**Your objective**
Write out every entry exactly as it appears.

**Available data**

--- START ---

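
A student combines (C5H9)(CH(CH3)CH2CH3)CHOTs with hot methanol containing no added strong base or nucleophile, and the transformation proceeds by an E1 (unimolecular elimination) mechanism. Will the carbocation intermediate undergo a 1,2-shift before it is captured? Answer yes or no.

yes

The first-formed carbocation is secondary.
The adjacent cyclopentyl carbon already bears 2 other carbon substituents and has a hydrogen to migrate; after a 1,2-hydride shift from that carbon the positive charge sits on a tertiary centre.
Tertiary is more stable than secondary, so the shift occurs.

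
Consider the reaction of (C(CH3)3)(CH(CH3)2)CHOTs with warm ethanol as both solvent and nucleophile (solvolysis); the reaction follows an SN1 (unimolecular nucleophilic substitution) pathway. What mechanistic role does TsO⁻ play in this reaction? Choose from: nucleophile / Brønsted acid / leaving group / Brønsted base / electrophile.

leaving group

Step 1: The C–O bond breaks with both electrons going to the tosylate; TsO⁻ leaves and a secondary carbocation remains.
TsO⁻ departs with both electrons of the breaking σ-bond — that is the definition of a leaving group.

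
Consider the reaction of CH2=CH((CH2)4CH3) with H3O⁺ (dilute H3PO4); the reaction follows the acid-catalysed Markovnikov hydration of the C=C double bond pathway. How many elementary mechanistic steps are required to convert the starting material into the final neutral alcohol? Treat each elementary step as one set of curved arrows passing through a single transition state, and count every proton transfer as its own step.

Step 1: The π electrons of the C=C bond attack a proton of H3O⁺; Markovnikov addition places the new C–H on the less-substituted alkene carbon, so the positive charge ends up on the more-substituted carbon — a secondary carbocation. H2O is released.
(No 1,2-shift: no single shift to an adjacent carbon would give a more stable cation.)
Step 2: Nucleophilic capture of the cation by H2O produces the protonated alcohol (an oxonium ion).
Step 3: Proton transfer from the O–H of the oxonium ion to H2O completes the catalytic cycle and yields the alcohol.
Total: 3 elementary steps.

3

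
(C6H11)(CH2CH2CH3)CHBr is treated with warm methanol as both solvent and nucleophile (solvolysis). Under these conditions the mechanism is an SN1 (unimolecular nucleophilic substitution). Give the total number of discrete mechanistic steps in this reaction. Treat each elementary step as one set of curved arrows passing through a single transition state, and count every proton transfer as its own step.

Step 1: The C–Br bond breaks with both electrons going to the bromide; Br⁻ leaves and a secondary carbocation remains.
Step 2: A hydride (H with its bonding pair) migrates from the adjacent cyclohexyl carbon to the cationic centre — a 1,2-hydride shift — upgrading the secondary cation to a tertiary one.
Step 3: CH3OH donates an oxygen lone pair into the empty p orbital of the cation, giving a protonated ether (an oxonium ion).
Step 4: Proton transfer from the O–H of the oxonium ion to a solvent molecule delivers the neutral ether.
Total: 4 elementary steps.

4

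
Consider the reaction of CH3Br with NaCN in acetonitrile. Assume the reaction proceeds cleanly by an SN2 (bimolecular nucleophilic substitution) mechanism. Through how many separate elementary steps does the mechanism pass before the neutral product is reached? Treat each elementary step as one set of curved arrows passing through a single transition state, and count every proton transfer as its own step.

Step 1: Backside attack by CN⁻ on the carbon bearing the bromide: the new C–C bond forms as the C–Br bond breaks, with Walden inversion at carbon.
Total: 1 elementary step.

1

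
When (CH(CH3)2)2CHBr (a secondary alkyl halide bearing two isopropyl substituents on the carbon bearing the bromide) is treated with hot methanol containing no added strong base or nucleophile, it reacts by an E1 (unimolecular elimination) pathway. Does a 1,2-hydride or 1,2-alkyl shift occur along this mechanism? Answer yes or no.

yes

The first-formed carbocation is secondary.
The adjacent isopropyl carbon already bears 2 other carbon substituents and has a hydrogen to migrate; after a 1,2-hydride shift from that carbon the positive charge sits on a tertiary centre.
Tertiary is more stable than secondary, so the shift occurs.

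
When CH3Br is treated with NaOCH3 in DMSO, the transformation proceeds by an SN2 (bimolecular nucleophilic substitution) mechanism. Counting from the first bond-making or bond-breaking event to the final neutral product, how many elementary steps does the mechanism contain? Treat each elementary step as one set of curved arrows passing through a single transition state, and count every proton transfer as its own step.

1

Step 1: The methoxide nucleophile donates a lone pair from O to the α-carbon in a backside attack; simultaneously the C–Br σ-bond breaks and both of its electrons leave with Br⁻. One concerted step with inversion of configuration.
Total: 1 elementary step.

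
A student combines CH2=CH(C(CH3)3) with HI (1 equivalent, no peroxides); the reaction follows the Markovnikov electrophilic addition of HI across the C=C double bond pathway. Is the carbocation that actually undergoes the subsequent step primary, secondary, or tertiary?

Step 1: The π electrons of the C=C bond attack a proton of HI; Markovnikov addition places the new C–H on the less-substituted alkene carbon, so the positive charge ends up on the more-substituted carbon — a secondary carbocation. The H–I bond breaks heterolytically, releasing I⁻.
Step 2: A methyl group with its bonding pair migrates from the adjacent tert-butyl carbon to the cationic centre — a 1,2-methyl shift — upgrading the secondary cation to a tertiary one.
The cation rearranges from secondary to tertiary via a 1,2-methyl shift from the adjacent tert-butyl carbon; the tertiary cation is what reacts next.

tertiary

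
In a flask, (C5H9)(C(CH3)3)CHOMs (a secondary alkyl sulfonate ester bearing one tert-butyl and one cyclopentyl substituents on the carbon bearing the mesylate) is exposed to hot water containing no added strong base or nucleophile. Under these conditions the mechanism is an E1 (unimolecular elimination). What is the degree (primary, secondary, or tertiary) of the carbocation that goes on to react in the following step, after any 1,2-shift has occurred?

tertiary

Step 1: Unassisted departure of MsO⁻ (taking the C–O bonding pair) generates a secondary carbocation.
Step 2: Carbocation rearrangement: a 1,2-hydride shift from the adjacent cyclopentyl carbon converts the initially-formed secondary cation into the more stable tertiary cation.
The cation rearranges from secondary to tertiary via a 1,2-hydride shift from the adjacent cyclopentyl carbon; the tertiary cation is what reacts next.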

--- END ---

**Exercise output**
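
A student combines (C5H9)(CH(CH3)CH2CH3)CHOTs with hot methanol containing no added strong base or nucleophile, and the transformation proceeds by an E1 (unimolecular elimination) mechanism. Will the carbocation intermediate undergo a 1,2-shift before it is captured? Answer yes or no.

yes

The first-formed carbocation is secondary.
The adjacent cyclopentyl carbon already bears 2 other carbon substituents and has a hydrogen to migrate; after a 1,2-hydride shift from that carbon the positive charge sits on a tertiary centre.
Tertiary is more stable than secondary, so the shift occurs.

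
Consider the reaction of (C(CH3)3)(CH(CH3)2)CHOTs with warm ethanol as both solvent and nucleophile (solvolysis); the reaction follows an SN1 (unimolecular nucleophilic substitution) pathway. What mechanistic role does TsO⁻ play in this reaction? Choose from: nucleophile / Brønsted acid / leaving group / Brønsted base / electrophile.

leaving group

Step 1: The C–O bond breaks with both electrons going to the tosylate; TsO⁻ leaves and a secondary carbocation remains.
TsO⁻ departs with both electrons of the breaking σ-bond — that is the definition of a leaving group.

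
Consider the reaction of CH2=CH((CH2)4CH3) with H3O⁺ (dilute H3PO4); the reaction follows the acid-catalysed Markovnikov hydration of the C=C double bond pathway. How many elementary mechanistic steps are required to convert the starting material into the final neutral alcohol? Treat each elementary step as one set of curved arrows passing through a single transition state, and count every proton transfer as its own step.

Step 1: The π electrons of the C=C bond attack a proton of H3O⁺; Markovnikov addition places the new C–H on the less-substituted alkene carbon, so the positive charge ends up on the more-substituted carbon — a secondary carbocation. H2O is released.
(No 1,2-shift: no single shift to an adjacent carbon would give a more stable cation.)
Step 2: Nucleophilic capture of the cation by H2O produces the protonated alcohol (an oxonium ion).
Step 3: Proton transfer from the O–H of the oxonium ion to H2O completes the catalytic cycle and yields the alcohol.
Total: 3 elementary steps.

3

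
(C6H11)(CH2CH2CH3)CHBr is treated with warm methanol as both solvent and nucleophile (solvolysis). Under these conditions the mechanism is an SN1 (unimolecular nucleophilic substitution). Give the total number of discrete mechanistic steps in this reaction. Treat each elementary step as one set of curved arrows passing through a single transition state, and count every proton transfer as its own step.

Step 1: The C–Br bond breaks with both electrons going to the bromide; Br⁻ leaves and a secondary carbocation remains.
Step 2: A hydride (H with its bonding pair) migrates from the adjacent cyclohexyl carbon to the cationic centre — a 1,2-hydride shift — upgrading the secondary cation to a tertiary one.
Step 3: CH3OH donates an oxygen lone pair into the empty p orbital of the cation, giving a protonated ether (an oxonium ion).
Step 4: Proton transfer from the O–H of the oxonium ion to a solvent molecule delivers the neutral ether.
Total: 4 elementary steps.

4

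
Consider the reaction of CH3Br with NaCN in acetonitrile. Assume the reaction proceeds cleanly by an SN2 (bimolecular nucleophilic substitution) mechanism. Through how many separate elementary steps does the mechanism pass before the neutral product is reached? Treat each elementary step as one set of curved arrows passing through a single transition state, and count every proton transfer as its own step.

Step 1: Backside attack by CN⁻ on the carbon bearing the bromide: the new C–C bond forms as the C–Br bond breaks, with Walden inversion at carbon.
Total: 1 elementary step.

1

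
When (CH(CH3)2)2CHBr (a secondary alkyl halide bearing two isopropyl substituents on the carbon bearing the bromide) is treated with hot methanol containing no added strong base or nucleophile, it reacts by an E1 (unimolecular elimination) pathway. Does a 1,2-hydride or 1,2-alkyl shift occur along this mechanism? Answer yes or no.

yes

The first-formed carbocation is secondary.
The adjacent isopropyl carbon already bears 2 other carbon substituents and has a hydrogen to migrate; after a 1,2-hydride shift from that carbon the positive charge sits on a tertiary centre.
Tertiary is more stable than secondary, so the shift occurs.

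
When CH3Br is treated with NaOCH3 in DMSO, the transformation proceeds by an SN2 (bimolecular nucleophilic substitution) mechanism. Counting from the first bond-making or bond-breaking event to the final neutral product, how many elementary steps does the mechanism contain? Treat each elementary step as one set of curved arrows passing through a single transition state, and count every proton transfer as its own step.

1

Step 1: The methoxide nucleophile donates a lone pair from O to the α-carbon in a backside attack; simultaneously the C–Br σ-bond breaks and both of its electrons leave with Br⁻. One concerted step with inversion of configuration.
Total: 1 elementary step.

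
A student combines CH2=CH(C(CH3)3) with HI (1 equivalent, no peroxides); the reaction follows the Markovnikov electrophilic addition of HI across the C=C double bond pathway. Is the carbocation that actually undergoes the subsequent step primary, secondary, or tertiary?

Step 1: The π electrons of the C=C bond attack a proton of HI; Markovnikov addition places the new C–H on the less-substituted alkene carbon, so the positive charge ends up on the more-substituted carbon — a secondary carbocation. The H–I bond breaks heterolytically, releasing I⁻.
Step 2: A methyl group with its bonding pair migrates from the adjacent tert-butyl carbon to the cationic centre — a 1,2-methyl shift — upgrading the secondary cation to a tertiary one.
The cation rearranges from secondary to tertiary via a 1,2-methyl shift from the adjacent tert-butyl carbon; the tertiary cation is what reacts next.

tertiary

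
In a flask, (C5H9)(C(CH3)3)CHOMs (a secondary alkyl sulfonate ester bearing one tert-butyl and one cyclopentyl substituents on the carbon bearing the mesylate) is exposed to hot water containing no added strong base or nucleophile. Under these conditions the mechanism is an E1 (unimolecular elimination). What is the degree (primary, secondary, or tertiary) of the carbocation that goes on to react in the following step, after any 1,2-shift has occurred?

tertiary

Step 1: Unassisted departure of MsO⁻ (taking the C–O bonding pair) generates a secondary carbocation.
Step 2: Carbocation rearrangement: a 1,2-hydride shift from the adjacent cyclopentyl carbon converts the initially-formed secondary cation into the more stable tertiary cation.
The cation rearranges from secondary to tertiary via a 1,2-hydride shift from the adjacent cyclopentyl carbon; the tertiary cation is what reacts next.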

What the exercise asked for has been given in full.